Source information »
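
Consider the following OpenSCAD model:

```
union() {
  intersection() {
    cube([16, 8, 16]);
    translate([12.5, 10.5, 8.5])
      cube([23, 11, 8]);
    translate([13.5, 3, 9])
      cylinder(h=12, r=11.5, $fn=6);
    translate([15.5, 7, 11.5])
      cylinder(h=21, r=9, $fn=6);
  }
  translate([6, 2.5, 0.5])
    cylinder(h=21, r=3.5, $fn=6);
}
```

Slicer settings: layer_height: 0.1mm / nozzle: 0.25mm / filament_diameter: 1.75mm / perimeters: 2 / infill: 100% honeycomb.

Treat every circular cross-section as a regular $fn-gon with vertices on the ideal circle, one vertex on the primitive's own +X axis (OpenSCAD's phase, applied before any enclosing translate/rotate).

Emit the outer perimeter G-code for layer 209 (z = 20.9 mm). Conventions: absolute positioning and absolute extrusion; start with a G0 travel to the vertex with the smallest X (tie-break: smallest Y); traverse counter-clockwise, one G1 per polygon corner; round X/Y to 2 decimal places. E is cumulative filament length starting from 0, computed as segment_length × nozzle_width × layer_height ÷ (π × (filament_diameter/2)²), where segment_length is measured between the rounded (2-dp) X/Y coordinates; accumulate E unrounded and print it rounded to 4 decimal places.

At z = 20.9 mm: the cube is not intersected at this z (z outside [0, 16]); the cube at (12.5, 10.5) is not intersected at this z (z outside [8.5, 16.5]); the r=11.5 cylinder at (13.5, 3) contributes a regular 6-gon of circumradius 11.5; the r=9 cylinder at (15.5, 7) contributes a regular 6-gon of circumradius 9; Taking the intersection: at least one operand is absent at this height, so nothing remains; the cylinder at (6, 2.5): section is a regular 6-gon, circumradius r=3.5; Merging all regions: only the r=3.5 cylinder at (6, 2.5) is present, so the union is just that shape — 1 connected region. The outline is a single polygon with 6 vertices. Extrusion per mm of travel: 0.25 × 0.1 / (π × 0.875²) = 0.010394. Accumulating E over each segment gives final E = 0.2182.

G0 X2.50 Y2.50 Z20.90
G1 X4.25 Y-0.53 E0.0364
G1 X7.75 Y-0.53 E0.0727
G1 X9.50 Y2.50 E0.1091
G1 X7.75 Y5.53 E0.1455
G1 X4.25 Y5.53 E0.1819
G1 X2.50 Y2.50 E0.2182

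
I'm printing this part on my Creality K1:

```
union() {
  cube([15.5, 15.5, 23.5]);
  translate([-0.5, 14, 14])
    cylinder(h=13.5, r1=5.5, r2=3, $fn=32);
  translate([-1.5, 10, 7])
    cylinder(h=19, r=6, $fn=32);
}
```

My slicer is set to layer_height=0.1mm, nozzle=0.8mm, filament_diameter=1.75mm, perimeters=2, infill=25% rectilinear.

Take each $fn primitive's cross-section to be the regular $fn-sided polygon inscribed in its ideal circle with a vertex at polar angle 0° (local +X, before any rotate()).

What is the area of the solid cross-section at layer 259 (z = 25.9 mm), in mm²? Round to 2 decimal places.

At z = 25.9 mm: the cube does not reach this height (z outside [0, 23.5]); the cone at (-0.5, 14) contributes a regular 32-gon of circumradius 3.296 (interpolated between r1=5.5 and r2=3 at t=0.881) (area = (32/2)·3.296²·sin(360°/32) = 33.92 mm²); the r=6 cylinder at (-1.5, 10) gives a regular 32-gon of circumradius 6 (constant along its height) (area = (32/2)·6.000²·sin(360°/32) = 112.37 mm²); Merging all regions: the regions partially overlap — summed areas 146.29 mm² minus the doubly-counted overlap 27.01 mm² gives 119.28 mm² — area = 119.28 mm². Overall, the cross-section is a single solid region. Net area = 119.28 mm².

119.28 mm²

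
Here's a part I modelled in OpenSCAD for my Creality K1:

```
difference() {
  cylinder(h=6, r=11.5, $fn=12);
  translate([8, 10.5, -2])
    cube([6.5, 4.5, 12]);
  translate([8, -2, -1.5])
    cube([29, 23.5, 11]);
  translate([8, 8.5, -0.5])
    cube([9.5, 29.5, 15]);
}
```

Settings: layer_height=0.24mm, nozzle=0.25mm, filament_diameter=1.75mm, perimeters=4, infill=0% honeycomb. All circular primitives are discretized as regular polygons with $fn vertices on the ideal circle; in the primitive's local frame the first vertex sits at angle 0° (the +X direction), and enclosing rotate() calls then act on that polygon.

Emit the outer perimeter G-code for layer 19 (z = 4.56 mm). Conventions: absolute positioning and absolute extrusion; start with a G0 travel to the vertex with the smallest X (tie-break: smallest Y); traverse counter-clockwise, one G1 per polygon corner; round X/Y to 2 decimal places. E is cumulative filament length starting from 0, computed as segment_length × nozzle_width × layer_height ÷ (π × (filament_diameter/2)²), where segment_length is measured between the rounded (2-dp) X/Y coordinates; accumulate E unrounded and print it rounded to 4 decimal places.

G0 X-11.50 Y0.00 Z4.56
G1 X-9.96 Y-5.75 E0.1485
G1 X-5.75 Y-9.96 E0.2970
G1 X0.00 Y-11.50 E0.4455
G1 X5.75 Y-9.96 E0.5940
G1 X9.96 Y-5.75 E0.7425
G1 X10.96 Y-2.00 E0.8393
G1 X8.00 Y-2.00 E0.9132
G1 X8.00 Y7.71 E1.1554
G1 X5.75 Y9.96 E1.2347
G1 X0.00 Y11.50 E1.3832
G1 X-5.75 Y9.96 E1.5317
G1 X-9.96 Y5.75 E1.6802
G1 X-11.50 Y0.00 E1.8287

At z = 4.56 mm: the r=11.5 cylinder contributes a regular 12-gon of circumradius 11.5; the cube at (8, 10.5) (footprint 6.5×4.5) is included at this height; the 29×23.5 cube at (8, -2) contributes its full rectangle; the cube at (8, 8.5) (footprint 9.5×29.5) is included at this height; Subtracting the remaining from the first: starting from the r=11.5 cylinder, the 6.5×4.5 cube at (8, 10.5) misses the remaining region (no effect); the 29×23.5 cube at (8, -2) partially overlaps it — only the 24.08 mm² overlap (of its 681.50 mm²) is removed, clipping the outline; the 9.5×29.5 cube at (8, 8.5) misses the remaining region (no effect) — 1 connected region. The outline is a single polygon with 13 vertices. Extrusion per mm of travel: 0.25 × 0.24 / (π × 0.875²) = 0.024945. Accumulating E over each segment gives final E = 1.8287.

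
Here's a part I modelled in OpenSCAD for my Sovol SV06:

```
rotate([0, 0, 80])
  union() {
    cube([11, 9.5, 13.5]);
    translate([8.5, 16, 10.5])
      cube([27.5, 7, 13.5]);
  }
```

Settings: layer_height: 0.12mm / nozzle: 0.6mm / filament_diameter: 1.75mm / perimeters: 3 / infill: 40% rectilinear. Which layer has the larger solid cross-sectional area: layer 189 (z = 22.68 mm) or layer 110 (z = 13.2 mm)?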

Brief »
Every entry needs to be retyped exactly.

Answer for the task »
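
Consider the following OpenSCAD model:

```
union() {
  intersection() {
    cube([16, 8, 16]);
    translate([12.5, 10.5, 8.5])
      cube([23, 11, 8]);
    translate([13.5, 3, 9])
      cylinder(h=12, r=11.5, $fn=6);
    translate([15.5, 7, 11.5])
      cylinder(h=21, r=9, $fn=6);
  }
  translate([6, 2.5, 0.5])
    cylinder(h=21, r=3.5, $fn=6);
}
```

Slicer settings: layer_height: 0.1mm / nozzle: 0.25mm / filament_diameter: 1.75mm / perimeters: 2 / infill: 100% honeycomb.

Treat every circular cross-section as a regular $fn-gon with vertices on the ideal circle, one vertex on the primitive's own +X axis (OpenSCAD's phase, applied before any enclosing translate/rotate).

Emit the outer perimeter G-code for layer 209 (z = 20.9 mm). Conventions: absolute positioning and absolute extrusion; start with a G0 travel to the vertex with the smallest X (tie-break: smallest Y); traverse counter-clockwise, one G1 per polygon corner; round X/Y to 2 decimal places. E is cumulative filament length starting from 0, computed as segment_length × nozzle_width × layer_height ÷ (π × (filament_diameter/2)²), where segment_length is measured between the rounded (2-dp) X/Y coordinates; accumulate E unrounded and print it rounded to 4 decimal places.

At z = 20.9 mm: the cube is not intersected at this z (z outside [0, 16]); the cube at (12.5, 10.5) is not intersected at this z (z outside [8.5, 16.5]); the r=11.5 cylinder at (13.5, 3) contributes a regular 6-gon of circumradius 11.5; the r=9 cylinder at (15.5, 7) contributes a regular 6-gon of circumradius 9; Taking the intersection: at least one operand is absent at this height, so nothing remains; the cylinder at (6, 2.5): section is a regular 6-gon, circumradius r=3.5; Merging all regions: only the r=3.5 cylinder at (6, 2.5) is present, so the union is just that shape — 1 connected region. The outline is a single polygon with 6 vertices. Extrusion per mm of travel: 0.25 × 0.1 / (π × 0.875²) = 0.010394. Accumulating E over each segment gives final E = 0.2182.

G0 X2.50 Y2.50 Z20.90
G1 X4.25 Y-0.53 E0.0364
G1 X7.75 Y-0.53 E0.0727
G1 X9.50 Y2.50 E0.1091
G1 X7.75 Y5.53 E0.1455
G1 X4.25 Y5.53 E0.1819
G1 X2.50 Y2.50 E0.2182

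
I'm printing this part on my Creality K1:

```
union() {
  cube([15.5, 15.5, 23.5]);
  translate([-0.5, 14, 14])
    cylinder(h=13.5, r1=5.5, r2=3, $fn=32);
  translate([-1.5, 10, 7])
    cylinder(h=19, r=6, $fn=32);
}
```

My slicer is set to layer_height=0.1mm, nozzle=0.8mm, filament_diameter=1.75mm, perimeters=2, infill=25% rectilinear.

Take each $fn primitive's cross-section to be the regular $fn-sided polygon inscribed in its ideal circle with a vertex at polar angle 0° (local +X, before any rotate()).

What is the area of the solid cross-section at layer 259 (z = 25.9 mm), in mm²? Round to 2 decimal places.

At z = 25.9 mm: the cube does not reach this height (z outside [0, 23.5]); the cone at (-0.5, 14) contributes a regular 32-gon of circumradius 3.296 (interpolated between r1=5.5 and r2=3 at t=0.881) (area = (32/2)·3.296²·sin(360°/32) = 33.92 mm²); the r=6 cylinder at (-1.5, 10) gives a regular 32-gon of circumradius 6 (constant along its height) (area = (32/2)·6.000²·sin(360°/32) = 112.37 mm²); Merging all regions: the regions partially overlap — summed areas 146.29 mm² minus the doubly-counted overlap 27.01 mm² gives 119.28 mm² — area = 119.28 mm². Overall, the cross-section is a single solid region. Net area = 119.28 mm².

119.28 mm²

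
Here's a part I modelled in OpenSCAD for my Creality K1:

```
difference() {
  cylinder(h=6, r=11.5, $fn=12);
  translate([8, 10.5, -2])
    cube([6.5, 4.5, 12]);
  translate([8, -2, -1.5])
    cube([29, 23.5, 11]);
  translate([8, 8.5, -0.5])
    cube([9.5, 29.5, 15]);
}
```

Settings: layer_height=0.24mm, nozzle=0.25mm, filament_diameter=1.75mm, perimeters=4, infill=0% honeycomb. All circular primitives are discretized as regular polygons with $fn vertices on the ideal circle; in the primitive's local frame the first vertex sits at angle 0° (the +X direction), and enclosing rotate() calls then act on that polygon.

Emit the outer perimeter G-code for layer 19 (z = 4.56 mm). Conventions: absolute positioning and absolute extrusion; start with a G0 travel to the vertex with the smallest X (tie-break: smallest Y); traverse counter-clockwise, one G1 per polygon corner; round X/Y to 2 decimal places. E is cumulative filament length starting from 0, computed as segment_length × nozzle_width × layer_height ÷ (π × (filament_diameter/2)²), where segment_length is measured between the rounded (2-dp) X/Y coordinates; accumulate E unrounded and print it rounded to 4 decimal places.

G0 X-11.50 Y0.00 Z4.56
G1 X-9.96 Y-5.75 E0.1485
G1 X-5.75 Y-9.96 E0.2970
G1 X0.00 Y-11.50 E0.4455
G1 X5.75 Y-9.96 E0.5940
G1 X9.96 Y-5.75 E0.7425
G1 X10.96 Y-2.00 E0.8393
G1 X8.00 Y-2.00 E0.9132
G1 X8.00 Y7.71 E1.1554
G1 X5.75 Y9.96 E1.2347
G1 X0.00 Y11.50 E1.3832
G1 X-5.75 Y9.96 E1.5317
G1 X-9.96 Y5.75 E1.6802
G1 X-11.50 Y0.00 E1.8287

At z = 4.56 mm: the r=11.5 cylinder contributes a regular 12-gon of circumradius 11.5; the cube at (8, 10.5) (footprint 6.5×4.5) is included at this height; the 29×23.5 cube at (8, -2) contributes its full rectangle; the cube at (8, 8.5) (footprint 9.5×29.5) is included at this height; Subtracting the remaining from the first: starting from the r=11.5 cylinder, the 6.5×4.5 cube at (8, 10.5) misses the remaining region (no effect); the 29×23.5 cube at (8, -2) partially overlaps it — only the 24.08 mm² overlap (of its 681.50 mm²) is removed, clipping the outline; the 9.5×29.5 cube at (8, 8.5) misses the remaining region (no effect) — 1 connected region. The outline is a single polygon with 13 vertices. Extrusion per mm of travel: 0.25 × 0.24 / (π × 0.875²) = 0.024945. Accumulating E over each segment gives final E = 1.8287.

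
Here's a part I modelled in OpenSCAD for my Sovol SV06:

```
rotate([0, 0, 80])
  union() {
    cube([11, 9.5, 13.5]);
    translate([8.5, 16, 10.5])
      cube([27.5, 7, 13.5]);
  }
```

Settings: layer_height: 0.12mm / nozzle: 0.6mm / filament_diameter: 1.75mm / perimeters: 3 / infill: 40% rectilinear. Which layer has the larger solid cross-sectional area: layer 189 (z = 22.68 mm) or layer 110 (z = 13.2 mm)?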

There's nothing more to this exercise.